━━━ STORED DATA ━━━
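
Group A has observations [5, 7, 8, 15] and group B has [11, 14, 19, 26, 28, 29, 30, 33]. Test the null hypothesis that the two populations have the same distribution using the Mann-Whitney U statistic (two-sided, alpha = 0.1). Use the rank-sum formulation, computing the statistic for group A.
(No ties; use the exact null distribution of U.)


Step 1: Combine and sort all 12 observations; assign midranks.
sorted (value, group): (5,X), (7,X), (8,X), (11,Y), (14,Y), (15,X), (19,Y), (26,Y), (28,Y), (29,Y), (30,Y), (33,Y)
ranks: 5->1, 7->2, 8->3, 11->4, 14->5, 15->6, 19->7, 26->8, 28->9, 29->10, 30->11, 33->12
Step 2: Rank sum for X: R1 = 1 + 2 + 3 + 6 = 12.
Step 3: U_X = R1 - n1(n1+1)/2 = 12 - 4*5/2 = 12 - 10 = 2.
       U_Y = n1*n2 - U_X = 32 - 2 = 30.
Step 4: No ties, so the exact null distribution of U (based on enumerating the C(12,4) = 495 equally likely rank assignments) gives the two-sided p-value.
Step 5: p-value = 0.016162; compare to alpha = 0.1. reject H0.

U_X = 2, p = 0.016162, reject H0 at alpha = 0.1.


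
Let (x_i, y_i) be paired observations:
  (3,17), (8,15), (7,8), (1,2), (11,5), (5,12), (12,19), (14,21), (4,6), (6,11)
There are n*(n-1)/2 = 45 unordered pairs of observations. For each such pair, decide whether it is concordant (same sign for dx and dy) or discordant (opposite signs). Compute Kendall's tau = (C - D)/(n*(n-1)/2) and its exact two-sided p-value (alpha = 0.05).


Step 1: Enumerate the 45 unordered pairs (i,j) with i<j and classify each by sign(x_j-x_i) * sign(y_j-y_i).
  (1,2):dx=+5,dy=-2->D; (1,3):dx=+4,dy=-9->D; (1,4):dx=-2,dy=-15->C; (1,5):dx=+8,dy=-12->D
  (1,6):dx=+2,dy=-5->D; (1,7):dx=+9,dy=+2->C; (1,8):dx=+11,dy=+4->C; (1,9):dx=+1,dy=-11->D
  (1,10):dx=+3,dy=-6->D; (2,3):dx=-1,dy=-7->C; (2,4):dx=-7,dy=-13->C; (2,5):dx=+3,dy=-10->D
  (2,6):dx=-3,dy=-3->C; (2,7):dx=+4,dy=+4->C; (2,8):dx=+6,dy=+6->C; (2,9):dx=-4,dy=-9->C
  (2,10):dx=-2,dy=-4->C; (3,4):dx=-6,dy=-6->C; (3,5):dx=+4,dy=-3->D; (3,6):dx=-2,dy=+4->D
  (3,7):dx=+5,dy=+11->C; (3,8):dx=+7,dy=+13->C; (3,9):dx=-3,dy=-2->C; (3,10):dx=-1,dy=+3->D
  (4,5):dx=+10,dy=+3->C; (4,6):dx=+4,dy=+10->C; (4,7):dx=+11,dy=+17->C; (4,8):dx=+13,dy=+19->C
  (4,9):dx=+3,dy=+4->C; (4,10):dx=+5,dy=+9->C; (5,6):dx=-6,dy=+7->D; (5,7):dx=+1,dy=+14->C
  (5,8):dx=+3,dy=+16->C; (5,9):dx=-7,dy=+1->D; (5,10):dx=-5,dy=+6->D; (6,7):dx=+7,dy=+7->C
  (6,8):dx=+9,dy=+9->C; (6,9):dx=-1,dy=-6->C; (6,10):dx=+1,dy=-1->D; (7,8):dx=+2,dy=+2->C
  (7,9):dx=-8,dy=-13->C; (7,10):dx=-6,dy=-8->C; (8,9):dx=-10,dy=-15->C; (8,10):dx=-8,dy=-10->C
  (9,10):dx=+2,dy=+5->C
Step 2: C = 31, D = 14, total pairs = 45.
Step 3: tau = (C - D)/(n(n-1)/2) = (31 - 14)/45 = 0.377778.
Step 4: Exact two-sided p-value (enumerate n! = 3628800 permutations of y under H0): p = 0.155742.
Step 5: alpha = 0.05. fail to reject H0.

tau_b = 0.3778 (C=31, D=14), p = 0.155742, fail to reject H0.


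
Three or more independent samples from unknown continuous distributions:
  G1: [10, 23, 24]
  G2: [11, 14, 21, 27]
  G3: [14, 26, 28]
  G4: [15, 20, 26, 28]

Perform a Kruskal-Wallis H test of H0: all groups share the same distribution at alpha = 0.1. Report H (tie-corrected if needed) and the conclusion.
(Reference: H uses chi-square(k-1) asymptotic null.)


Step 1: Combine all N = 14 observations and assign midranks.
sorted (value, group, rank): (10,G1,1), (11,G2,2), (14,G2,3.5), (14,G3,3.5), (15,G4,5), (20,G4,6), (21,G2,7), (23,G1,8), (24,G1,9), (26,G3,10.5), (26,G4,10.5), (27,G2,12), (28,G3,13.5), (28,G4,13.5)
Step 2: Sum ranks within each group.
R_1 = 18 (n_1 = 3)
R_2 = 24.5 (n_2 = 4)
R_3 = 27.5 (n_3 = 3)
R_4 = 35 (n_4 = 4)
Step 3: H = 12/(N(N+1)) * sum(R_i^2/n_i) - 3(N+1)
     = 12/(14*15) * (18^2/3 + 24.5^2/4 + 27.5^2/3 + 35^2/4) - 3*15
     = 0.057143 * 816.396 - 45
     = 1.651190.
Step 4: Ties present; correction factor C = 1 - 18/(14^3 - 14) = 0.993407. Corrected H = 1.651190 / 0.993407 = 1.662150.
Step 5: Under H0, H ~ chi^2(3); p-value = 0.645381.
Step 6: alpha = 0.1. fail to reject H0.

H = 1.6621, df = 3, p = 0.645381, fail to reject H0.


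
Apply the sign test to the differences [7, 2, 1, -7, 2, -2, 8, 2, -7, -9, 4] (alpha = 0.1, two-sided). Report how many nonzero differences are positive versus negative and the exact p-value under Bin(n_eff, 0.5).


Step 1: Discard zero differences. Original n = 11; n_eff = number of nonzero differences = 11.
Nonzero differences (with sign): +7, +2, +1, -7, +2, -2, +8, +2, -7, -9, +4
Step 2: Count signs: positive = 7, negative = 4.
Step 3: Under H0: P(positive) = 0.5, so the number of positives S ~ Bin(11, 0.5).
Step 4: Two-sided exact p-value = sum of Bin(11,0.5) probabilities at or below the observed probability = 0.548828.
Step 5: alpha = 0.1. fail to reject H0.

n_eff = 11, pos = 7, neg = 4, p = 0.548828, fail to reject H0.


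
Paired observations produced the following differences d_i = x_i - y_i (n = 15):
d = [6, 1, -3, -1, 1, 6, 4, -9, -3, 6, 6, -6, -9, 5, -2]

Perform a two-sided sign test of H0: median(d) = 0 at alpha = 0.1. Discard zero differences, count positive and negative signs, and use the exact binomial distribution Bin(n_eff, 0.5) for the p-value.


Step 1: Discard zero differences. Original n = 15; n_eff = number of nonzero differences = 15.
Nonzero differences (with sign): +6, +1, -3, -1, +1, +6, +4, -9, -3, +6, +6, -6, -9, +5, -2
Step 2: Count signs: positive = 8, negative = 7.
Step 3: Under H0: P(positive) = 0.5, so the number of positives S ~ Bin(15, 0.5).
Step 4: Two-sided exact p-value = sum of Bin(15,0.5) probabilities at or below the observed probability = 1.000000.
Step 5: alpha = 0.1. fail to reject H0.

n_eff = 15, pos = 8, neg = 7, p = 1.000000, fail to reject H0.


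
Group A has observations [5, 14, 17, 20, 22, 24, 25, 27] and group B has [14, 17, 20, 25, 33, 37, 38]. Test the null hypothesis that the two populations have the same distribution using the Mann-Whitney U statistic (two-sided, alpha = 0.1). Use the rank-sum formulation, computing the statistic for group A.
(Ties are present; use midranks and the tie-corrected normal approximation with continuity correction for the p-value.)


Step 1: Combine and sort all 15 observations; assign midranks.
sorted (value, group): (5,X), (14,X), (14,Y), (17,X), (17,Y), (20,X), (20,Y), (22,X), (24,X), (25,X), (25,Y), (27,X), (33,Y), (37,Y), (38,Y)
ranks: 5->1, 14->2.5, 14->2.5, 17->4.5, 17->4.5, 20->6.5, 20->6.5, 22->8, 24->9, 25->10.5, 25->10.5, 27->12, 33->13, 37->14, 38->15
Step 2: Rank sum for X: R1 = 1 + 2.5 + 4.5 + 6.5 + 8 + 9 + 10.5 + 12 = 54.
Step 3: U_X = R1 - n1(n1+1)/2 = 54 - 8*9/2 = 54 - 36 = 18.
       U_Y = n1*n2 - U_X = 56 - 18 = 38.
Step 4: Ties are present, so use the tie-corrected normal approximation (with continuity correction) for the p-value.
Step 5: p-value = 0.269871; compare to alpha = 0.1. fail to reject H0.

U_X = 18, p = 0.269871, fail to reject H0 at alpha = 0.1.


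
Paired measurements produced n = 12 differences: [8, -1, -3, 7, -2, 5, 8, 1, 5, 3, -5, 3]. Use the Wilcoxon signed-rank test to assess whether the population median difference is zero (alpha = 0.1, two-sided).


Step 1: Drop any zero differences (none here) and take |d_i|.
|d| = [8, 1, 3, 7, 2, 5, 8, 1, 5, 3, 5, 3]
Step 2: Midrank |d_i| (ties get averaged ranks).
ranks: |8|->11.5, |1|->1.5, |3|->5, |7|->10, |2|->3, |5|->8, |8|->11.5, |1|->1.5, |5|->8, |3|->5, |5|->8, |3|->5
Step 3: Attach original signs; sum ranks with positive sign and with negative sign.
W+ = 11.5 + 10 + 8 + 11.5 + 1.5 + 8 + 5 + 5 = 60.5
W- = 1.5 + 5 + 3 + 8 = 17.5
(Check: W+ + W- = 78 should equal n(n+1)/2 = 78.)
Step 4: Test statistic W = min(W+, W-) = 17.5.
Step 5: Ties in |d|, so use the tie-corrected normal approximation.
        E[W] = n(n+1)/4 = 12*13/4 = 39.
        Tie groups: |d|=1 (t=2), |d|=3 (t=3), |d|=5 (t=3), |d|=8 (t=2); sum(t^3 - t) = 60.
        Var[W] = n(n+1)(2n+1)/24 - sum(t^3-t)/48 = 3900/24 - 60/48 = 161.25.
        z = (W - E[W]) / sqrt(Var[W]) = (17.5 - 39) / 12.6984 = -1.6931.
        Two-sided p = 2*Phi(z) = 0.090432.
Step 6: alpha = 0.1. reject H0.

W+ = 60.5, W- = 17.5, W = min = 17.5, p = 0.090432, reject H0.


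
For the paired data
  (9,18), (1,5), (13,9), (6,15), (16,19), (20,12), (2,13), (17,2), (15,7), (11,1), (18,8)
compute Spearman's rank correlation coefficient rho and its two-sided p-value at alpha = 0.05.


Step 1: Rank x and y separately (midranks; no ties here).
rank(x): 9->4, 1->1, 13->6, 6->3, 16->8, 20->11, 2->2, 17->9, 15->7, 11->5, 18->10
rank(y): 18->10, 5->3, 9->6, 15->9, 19->11, 12->7, 13->8, 2->2, 7->4, 1->1, 8->5
Step 2: d_i = R_x(i) - R_y(i); compute d_i^2.
  (4-10)^2=36, (1-3)^2=4, (6-6)^2=0, (3-9)^2=36, (8-11)^2=9, (11-7)^2=16, (2-8)^2=36, (9-2)^2=49, (7-4)^2=9, (5-1)^2=16, (10-5)^2=25
sum(d^2) = 236.
Step 3: rho = 1 - 6*236 / (11*(11^2 - 1)) = 1 - 1416/1320 = -0.072727.
Step 4: Under H0, t = rho * sqrt((n-2)/(1-rho^2)) = -0.2188 ~ t(9).
Step 5: Two-sided p-value from the t-distribution with 9 df = 0.831716.
Step 6: alpha = 0.05. fail to reject H0.

rho = -0.0727, p = 0.831716, fail to reject H0 at alpha = 0.05.


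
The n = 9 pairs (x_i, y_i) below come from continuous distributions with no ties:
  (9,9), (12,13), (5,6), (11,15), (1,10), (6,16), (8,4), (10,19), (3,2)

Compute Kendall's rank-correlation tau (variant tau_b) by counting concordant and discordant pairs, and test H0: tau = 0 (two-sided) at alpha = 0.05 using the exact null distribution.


Step 1: Enumerate the 36 unordered pairs (i,j) with i<j and classify each by sign(x_j-x_i) * sign(y_j-y_i).
  (1,2):dx=+3,dy=+4->C; (1,3):dx=-4,dy=-3->C; (1,4):dx=+2,dy=+6->C; (1,5):dx=-8,dy=+1->D
  (1,6):dx=-3,dy=+7->D; (1,7):dx=-1,dy=-5->C; (1,8):dx=+1,dy=+10->C; (1,9):dx=-6,dy=-7->C
  (2,3):dx=-7,dy=-7->C; (2,4):dx=-1,dy=+2->D; (2,5):dx=-11,dy=-3->C; (2,6):dx=-6,dy=+3->D
  (2,7):dx=-4,dy=-9->C; (2,8):dx=-2,dy=+6->D; (2,9):dx=-9,dy=-11->C; (3,4):dx=+6,dy=+9->C
  (3,5):dx=-4,dy=+4->D; (3,6):dx=+1,dy=+10->C; (3,7):dx=+3,dy=-2->D; (3,8):dx=+5,dy=+13->C
  (3,9):dx=-2,dy=-4->C; (4,5):dx=-10,dy=-5->C; (4,6):dx=-5,dy=+1->D; (4,7):dx=-3,dy=-11->C
  (4,8):dx=-1,dy=+4->D; (4,9):dx=-8,dy=-13->C; (5,6):dx=+5,dy=+6->C; (5,7):dx=+7,dy=-6->D
  (5,8):dx=+9,dy=+9->C; (5,9):dx=+2,dy=-8->D; (6,7):dx=+2,dy=-12->D; (6,8):dx=+4,dy=+3->C
  (6,9):dx=-3,dy=-14->C; (7,8):dx=+2,dy=+15->C; (7,9):dx=-5,dy=-2->C; (8,9):dx=-7,dy=-17->C
Step 2: C = 24, D = 12, total pairs = 36.
Step 3: tau = (C - D)/(n(n-1)/2) = (24 - 12)/36 = 0.333333.
Step 4: Exact two-sided p-value (enumerate n! = 362880 permutations of y under H0): p = 0.259518.
Step 5: alpha = 0.05. fail to reject H0.

tau_b = 0.3333 (C=24, D=12), p = 0.259518, fail to reject H0.


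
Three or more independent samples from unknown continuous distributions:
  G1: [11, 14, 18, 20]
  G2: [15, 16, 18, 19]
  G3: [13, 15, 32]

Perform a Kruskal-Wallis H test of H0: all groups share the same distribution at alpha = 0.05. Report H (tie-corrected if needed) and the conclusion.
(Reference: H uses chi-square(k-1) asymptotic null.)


Step 1: Combine all N = 11 observations and assign midranks.
sorted (value, group, rank): (11,G1,1), (13,G3,2), (14,G1,3), (15,G2,4.5), (15,G3,4.5), (16,G2,6), (18,G1,7.5), (18,G2,7.5), (19,G2,9), (20,G1,10), (32,G3,11)
Step 2: Sum ranks within each group.
R_1 = 21.5 (n_1 = 4)
R_2 = 27 (n_2 = 4)
R_3 = 17.5 (n_3 = 3)
Step 3: H = 12/(N(N+1)) * sum(R_i^2/n_i) - 3(N+1)
     = 12/(11*12) * (21.5^2/4 + 27^2/4 + 17.5^2/3) - 3*12
     = 0.090909 * 399.896 - 36
     = 0.354167.
Step 4: Ties present; correction factor C = 1 - 12/(11^3 - 11) = 0.990909. Corrected H = 0.354167 / 0.990909 = 0.357416.
Step 5: Under H0, H ~ chi^2(2); p-value = 0.836350.
Step 6: alpha = 0.05. fail to reject H0.

H = 0.3574, df = 2, p = 0.836350, fail to reject H0.


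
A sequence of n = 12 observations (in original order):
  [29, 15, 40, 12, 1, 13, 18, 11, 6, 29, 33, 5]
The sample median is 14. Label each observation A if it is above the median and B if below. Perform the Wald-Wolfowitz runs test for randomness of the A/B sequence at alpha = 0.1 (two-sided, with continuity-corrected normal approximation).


Step 1: Compute median = 14; label A = above, B = below.
Labels in order: AAABBBABBAAB  (n_A = 6, n_B = 6)
Step 2: Count runs R = 6.
Step 3: Under H0 (random ordering), E[R] = 2*n_A*n_B/(n_A+n_B) + 1 = 2*6*6/12 + 1 = 7.0000.
        Var[R] = 2*n_A*n_B*(2*n_A*n_B - n_A - n_B) / ((n_A+n_B)^2 * (n_A+n_B-1)) = 4320/1584 = 2.7273.
        SD[R] = 1.6514.
Step 4: Continuity-corrected z = (R + 0.5 - E[R]) / SD[R] = (6 + 0.5 - 7.0000) / 1.6514 = -0.3028.
Step 5: Two-sided p-value via normal approximation = 2*(1 - Phi(|z|)) = 0.762069.
Step 6: alpha = 0.1. fail to reject H0.

R = 6, z = -0.3028, p = 0.762069, fail to reject H0.


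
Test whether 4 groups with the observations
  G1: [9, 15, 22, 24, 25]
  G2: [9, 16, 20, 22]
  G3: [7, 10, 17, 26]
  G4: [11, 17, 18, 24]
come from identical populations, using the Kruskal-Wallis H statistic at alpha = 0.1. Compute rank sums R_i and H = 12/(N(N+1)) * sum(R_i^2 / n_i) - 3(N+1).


Step 1: Combine all N = 17 observations and assign midranks.
sorted (value, group, rank): (7,G3,1), (9,G1,2.5), (9,G2,2.5), (10,G3,4), (11,G4,5), (15,G1,6), (16,G2,7), (17,G3,8.5), (17,G4,8.5), (18,G4,10), (20,G2,11), (22,G1,12.5), (22,G2,12.5), (24,G1,14.5), (24,G4,14.5), (25,G1,16), (26,G3,17)
Step 2: Sum ranks within each group.
R_1 = 51.5 (n_1 = 5)
R_2 = 33 (n_2 = 4)
R_3 = 30.5 (n_3 = 4)
R_4 = 38 (n_4 = 4)
Step 3: H = 12/(N(N+1)) * sum(R_i^2/n_i) - 3(N+1)
     = 12/(17*18) * (51.5^2/5 + 33^2/4 + 30.5^2/4 + 38^2/4) - 3*18
     = 0.039216 * 1396.26 - 54
     = 0.755392.
Step 4: Ties present; correction factor C = 1 - 24/(17^3 - 17) = 0.995098. Corrected H = 0.755392 / 0.995098 = 0.759113.
Step 5: Under H0, H ~ chi^2(3); p-value = 0.859219.
Step 6: alpha = 0.1. fail to reject H0.

H = 0.7591, df = 3, p = 0.859219, fail to reject H0.


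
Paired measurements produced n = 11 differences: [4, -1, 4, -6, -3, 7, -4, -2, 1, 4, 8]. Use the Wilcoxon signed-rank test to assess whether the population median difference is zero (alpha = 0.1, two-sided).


Step 1: Drop any zero differences (none here) and take |d_i|.
|d| = [4, 1, 4, 6, 3, 7, 4, 2, 1, 4, 8]
Step 2: Midrank |d_i| (ties get averaged ranks).
ranks: |4|->6.5, |1|->1.5, |4|->6.5, |6|->9, |3|->4, |7|->10, |4|->6.5, |2|->3, |1|->1.5, |4|->6.5, |8|->11
Step 3: Attach original signs; sum ranks with positive sign and with negative sign.
W+ = 6.5 + 6.5 + 10 + 1.5 + 6.5 + 11 = 42
W- = 1.5 + 9 + 4 + 6.5 + 3 = 24
(Check: W+ + W- = 66 should equal n(n+1)/2 = 66.)
Step 4: Test statistic W = min(W+, W-) = 24.
Step 5: Ties in |d|, so use the tie-corrected normal approximation.
        E[W] = n(n+1)/4 = 11*12/4 = 33.
        Tie groups: |d|=1 (t=2), |d|=4 (t=4); sum(t^3 - t) = 66.
        Var[W] = n(n+1)(2n+1)/24 - sum(t^3-t)/48 = 3036/24 - 66/48 = 125.125.
        z = (W - E[W]) / sqrt(Var[W]) = (24 - 33) / 11.1859 = -0.8046.
        Two-sided p = 2*Phi(z) = 0.421061.
Step 6: alpha = 0.1. fail to reject H0.

W+ = 42, W- = 24, W = min = 24, p = 0.421061, fail to reject H0.


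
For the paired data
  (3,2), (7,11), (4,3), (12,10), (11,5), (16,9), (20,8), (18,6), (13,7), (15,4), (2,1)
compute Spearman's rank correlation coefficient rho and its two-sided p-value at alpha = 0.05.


Step 1: Rank x and y separately (midranks; no ties here).
rank(x): 3->2, 7->4, 4->3, 12->6, 11->5, 16->9, 20->11, 18->10, 13->7, 15->8, 2->1
rank(y): 2->2, 11->11, 3->3, 10->10, 5->5, 9->9, 8->8, 6->6, 7->7, 4->4, 1->1
Step 2: d_i = R_x(i) - R_y(i); compute d_i^2.
  (2-2)^2=0, (4-11)^2=49, (3-3)^2=0, (6-10)^2=16, (5-5)^2=0, (9-9)^2=0, (11-8)^2=9, (10-6)^2=16, (7-7)^2=0, (8-4)^2=16, (1-1)^2=0
sum(d^2) = 106.
Step 3: rho = 1 - 6*106 / (11*(11^2 - 1)) = 1 - 636/1320 = 0.518182.
Step 4: Under H0, t = rho * sqrt((n-2)/(1-rho^2)) = 1.8176 ~ t(9).
Step 5: Two-sided p-value from the t-distribution with 9 df = 0.102492.
Step 6: alpha = 0.05. fail to reject H0.

rho = 0.5182, p = 0.102492, fail to reject H0 at alpha = 0.05.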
━━━
EXERCISE DETAILS:
Transcribe, exactly and without additions, the lines of the records above, beginning with the line that contains "G1: [11, 14, 18, 20]" and ending with the line that contains "0.05. Report H", both included.

EXERCISE OUTPUT:
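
  G1: [11, 14, 18, 20]
  G2: [15, 16, 18, 19]
  G3: [13, 15, 32]

Perform a Kruskal-Wallis H test of H0: all groups share the same distribution at alpha = 0.05. Report H (tie-corrected if needed) and the conclusion.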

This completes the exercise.